Write out the whole listing again so that each line matches the original.
┌────────
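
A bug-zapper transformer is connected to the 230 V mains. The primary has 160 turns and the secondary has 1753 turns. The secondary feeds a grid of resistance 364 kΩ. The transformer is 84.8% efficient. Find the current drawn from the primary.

I_p ≈ 0.0894 A

V_s = 230 × 1753/160 = 2519.9 V.
I_s = V_s/R = 2519.9/364000 = 0.0069229 A.
P_out = V_s I_s = 2519.9 × 0.0069229 = 17.445 W.
P_in = P_out/η = 17.445/0.848 = 20.572 W.
I_p = P_in/V_p = 20.572/230 = 0.0894 A.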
└────────
Completed exercise -
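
A bug-zapper transformer is connected to the 230 V mains. The primary has 160 turns and the secondary has 1753 turns. The secondary feeds a grid of resistance 364 kΩ. The transformer is 84.8% efficient. Find the current drawn from the primary.

I_p ≈ 0.0894 A

V_s = 230 × 1753/160 = 2519.9 V.
I_s = V_s/R = 2519.9/364000 = 0.0069229 A.
P_out = V_s I_s = 2519.9 × 0.0069229 = 17.445 W.
P_in = P_out/η = 17.445/0.848 = 20.572 W.
I_p = P_in/V_p = 20.572/230 = 0.0894 A.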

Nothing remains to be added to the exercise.